- [TASK DESCRIPTION]: Transcribe all the records with complete accuracy.

** Opening RECORDS TO PROCESS block **

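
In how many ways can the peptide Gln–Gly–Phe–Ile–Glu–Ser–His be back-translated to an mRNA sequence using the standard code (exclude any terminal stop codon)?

Gln: 2 codons.
Gly: 4 codons.
Phe: 2 codons.
Ile: 3 codons.
Glu: 2 codons.
Ser: 6 codons.
His: 2 codons.
2 × 4 × 2 × 3 × 2 × 6 × 2 = 1152.

1152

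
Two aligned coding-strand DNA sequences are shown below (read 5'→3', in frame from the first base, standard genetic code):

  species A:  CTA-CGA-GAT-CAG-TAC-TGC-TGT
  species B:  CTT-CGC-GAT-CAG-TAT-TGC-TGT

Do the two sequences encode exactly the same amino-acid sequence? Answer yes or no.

Codon 1: CTA Leu / CTT Leu — synonymous.
Codon 2: CGA Arg / CGC Arg — synonymous.
Codon 3: GAT Asp / GAT Asp — identical.
Codon 4: CAG Gln / CAG Gln — identical.
Codon 5: TAC Tyr / TAT Tyr — synonymous.
Codon 6: TGC Cys / TGC Cys — identical.
Codon 7: TGT Cys / TGT Cys — identical.
Nonsynonymous differences: 0 → same protein.

yes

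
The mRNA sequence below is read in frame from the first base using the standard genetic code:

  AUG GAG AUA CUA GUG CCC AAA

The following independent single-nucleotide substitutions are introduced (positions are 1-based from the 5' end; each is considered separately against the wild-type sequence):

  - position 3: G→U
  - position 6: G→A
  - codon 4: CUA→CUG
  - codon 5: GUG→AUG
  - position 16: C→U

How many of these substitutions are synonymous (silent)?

2

Codon 1: AUG (Met) → AUU (Ile) — missense.
Codon 2: GAG (Glu) → GAA (Glu) — synonymous.
Codon 4: CUA (Leu) → CUG (Leu) — synonymous.
Codon 5: GUG (Val) → AUG (Met) — missense.
Codon 6: CCC (Pro) → UCC (Ser) — missense.
Synonymous: 2 of 5.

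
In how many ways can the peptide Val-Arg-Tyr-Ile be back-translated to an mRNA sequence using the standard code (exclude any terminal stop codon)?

144

Val: 4 codons.
Arg: 6 codons.
Tyr: 2 codons.
Ile: 3 codons.
4 × 6 × 2 × 3 = 144.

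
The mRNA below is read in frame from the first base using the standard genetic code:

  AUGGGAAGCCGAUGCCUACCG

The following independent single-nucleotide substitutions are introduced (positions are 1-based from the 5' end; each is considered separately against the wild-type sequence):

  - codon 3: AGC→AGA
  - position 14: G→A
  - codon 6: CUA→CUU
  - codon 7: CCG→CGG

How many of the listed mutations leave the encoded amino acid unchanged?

1

Codon 3: AGC (Ser) → AGA (Arg) — missense.
Codon 5: UGC (Cys) → UAC (Tyr) — missense.
Codon 6: CUA (Leu) → CUU (Leu) — synonymous.
Codon 7: CCG (Pro) → CGG (Arg) — missense.
Synonymous: 1 of 4.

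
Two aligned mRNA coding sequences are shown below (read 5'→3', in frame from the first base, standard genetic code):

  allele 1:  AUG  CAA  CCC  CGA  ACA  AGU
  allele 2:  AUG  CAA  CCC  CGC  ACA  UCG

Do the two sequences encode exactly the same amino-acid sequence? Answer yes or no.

Codon 1: AUG Met / AUG Met — identical.
Codon 2: CAA Gln / CAA Gln — identical.
Codon 3: CCC Pro / CCC Pro — identical.
Codon 4: CGA Arg / CGC Arg — synonymous.
Codon 5: ACA Thr / ACA Thr — identical.
Codon 6: AGU Ser / UCG Ser — synonymous.
Nonsynonymous differences: 0 → same protein.

yes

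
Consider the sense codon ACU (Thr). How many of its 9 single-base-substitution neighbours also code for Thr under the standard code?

3

Position 1: none → 0 synonymous.
Position 2: none → 0 synonymous.
Position 3: ACC, ACA, ACG → 3 synonymous.
Total: 0 + 0 + 3 = 3.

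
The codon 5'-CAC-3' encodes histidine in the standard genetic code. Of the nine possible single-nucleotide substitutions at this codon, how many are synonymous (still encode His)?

1

Position 1: none → 0 synonymous.
Position 2: none → 0 synonymous.
Position 3: CAT → 1 synonymous.
Total: 0 + 0 + 1 = 1.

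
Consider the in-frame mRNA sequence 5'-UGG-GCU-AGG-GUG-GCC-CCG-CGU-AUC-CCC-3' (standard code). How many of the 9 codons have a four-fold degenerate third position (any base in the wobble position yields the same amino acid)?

Codon 1 UGG (Trp): third position 1-fold.
Codon 2 GCU (Ala): third position 4-fold.
Codon 3 AGG (Arg): third position 2-fold.
Codon 4 GUG (Val): third position 4-fold.
Codon 5 GCC (Ala): third position 4-fold.
Codon 6 CCG (Pro): third position 4-fold.
Codon 7 CGU (Arg): third position 4-fold.
Codon 8 AUC (Ile): third position 3-fold.
Codon 9 CCC (Pro): third position 4-fold.
Four-fold degenerate third positions: 6.

6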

** Closing RECORDS TO PROCESS block **

- [WRITTEN SOLUTION]:
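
In how many ways can the peptide Gln–Gly–Phe–Ile–Glu–Ser–His be back-translated to an mRNA sequence using the standard code (exclude any terminal stop codon)?

Gln: 2 codons.
Gly: 4 codons.
Phe: 2 codons.
Ile: 3 codons.
Glu: 2 codons.
Ser: 6 codons.
His: 2 codons.
2 × 4 × 2 × 3 × 2 × 6 × 2 = 1152.

1152

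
Two aligned coding-strand DNA sequences are shown below (read 5'→3', in frame from the first base, standard genetic code):

  species A:  CTA-CGA-GAT-CAG-TAC-TGC-TGT
  species B:  CTT-CGC-GAT-CAG-TAT-TGC-TGT

Do the two sequences encode exactly the same amino-acid sequence? Answer yes or no.

Codon 1: CTA Leu / CTT Leu — synonymous.
Codon 2: CGA Arg / CGC Arg — synonymous.
Codon 3: GAT Asp / GAT Asp — identical.
Codon 4: CAG Gln / CAG Gln — identical.
Codon 5: TAC Tyr / TAT Tyr — synonymous.
Codon 6: TGC Cys / TGC Cys — identical.
Codon 7: TGT Cys / TGT Cys — identical.
Nonsynonymous differences: 0 → same protein.

yes

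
The mRNA sequence below is read in frame from the first base using the standard genetic code:

  AUG GAG AUA CUA GUG CCC AAA

The following independent single-nucleotide substitutions are introduced (positions are 1-based from the 5' end; each is considered separately against the wild-type sequence):

  - position 3: G→U
  - position 6: G→A
  - codon 4: CUA→CUG
  - codon 5: GUG→AUG
  - position 16: C→U

How many of these substitutions are synonymous (silent)?

2

Codon 1: AUG (Met) → AUU (Ile) — missense.
Codon 2: GAG (Glu) → GAA (Glu) — synonymous.
Codon 4: CUA (Leu) → CUG (Leu) — synonymous.
Codon 5: GUG (Val) → AUG (Met) — missense.
Codon 6: CCC (Pro) → UCC (Ser) — missense.
Synonymous: 2 of 5.

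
In how many ways can the peptide Val-Arg-Tyr-Ile be back-translated to an mRNA sequence using the standard code (exclude any terminal stop codon)?

144

Val: 4 codons.
Arg: 6 codons.
Tyr: 2 codons.
Ile: 3 codons.
4 × 6 × 2 × 3 = 144.

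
The mRNA below is read in frame from the first base using the standard genetic code:

  AUGGGAAGCCGAUGCCUACCG

The following independent single-nucleotide substitutions are introduced (positions are 1-based from the 5' end; each is considered separately against the wild-type sequence):

  - codon 3: AGC→AGA
  - position 14: G→A
  - codon 6: CUA→CUU
  - codon 7: CCG→CGG

How many of the listed mutations leave the encoded amino acid unchanged?

1

Codon 3: AGC (Ser) → AGA (Arg) — missense.
Codon 5: UGC (Cys) → UAC (Tyr) — missense.
Codon 6: CUA (Leu) → CUU (Leu) — synonymous.
Codon 7: CCG (Pro) → CGG (Arg) — missense.
Synonymous: 1 of 4.

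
Two aligned mRNA coding sequences are shown below (read 5'→3', in frame from the first base, standard genetic code):

  allele 1:  AUG  CAA  CCC  CGA  ACA  AGU
  allele 2:  AUG  CAA  CCC  CGC  ACA  UCG

Do the two sequences encode exactly the same amino-acid sequence? Answer yes or no.

Codon 1: AUG Met / AUG Met — identical.
Codon 2: CAA Gln / CAA Gln — identical.
Codon 3: CCC Pro / CCC Pro — identical.
Codon 4: CGA Arg / CGC Arg — synonymous.
Codon 5: ACA Thr / ACA Thr — identical.
Codon 6: AGU Ser / UCG Ser — synonymous.
Nonsynonymous differences: 0 → same protein.

yes

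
Consider the sense codon ACU (Thr). How many of its 9 single-base-substitution neighbours also code for Thr under the standard code?

3

Position 1: none → 0 synonymous.
Position 2: none → 0 synonymous.
Position 3: ACC, ACA, ACG → 3 synonymous.
Total: 0 + 0 + 3 = 3.

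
The codon 5'-CAC-3' encodes histidine in the standard genetic code. Of the nine possible single-nucleotide substitutions at this codon, how many are synonymous (still encode His)?

1

Position 1: none → 0 synonymous.
Position 2: none → 0 synonymous.
Position 3: CAT → 1 synonymous.
Total: 0 + 0 + 1 = 1.

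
Consider the in-frame mRNA sequence 5'-UGG-GCU-AGG-GUG-GCC-CCG-CGU-AUC-CCC-3' (standard code). How many of the 9 codons have a four-fold degenerate third position (any base in the wobble position yields the same amino acid)?

Codon 1 UGG (Trp): third position 1-fold.
Codon 2 GCU (Ala): third position 4-fold.
Codon 3 AGG (Arg): third position 2-fold.
Codon 4 GUG (Val): third position 4-fold.
Codon 5 GCC (Ala): third position 4-fold.
Codon 6 CCG (Pro): third position 4-fold.
Codon 7 CGU (Arg): third position 4-fold.
Codon 8 AUC (Ile): third position 3-fold.
Codon 9 CCC (Pro): third position 4-fold.
Four-fold degenerate third positions: 6.

6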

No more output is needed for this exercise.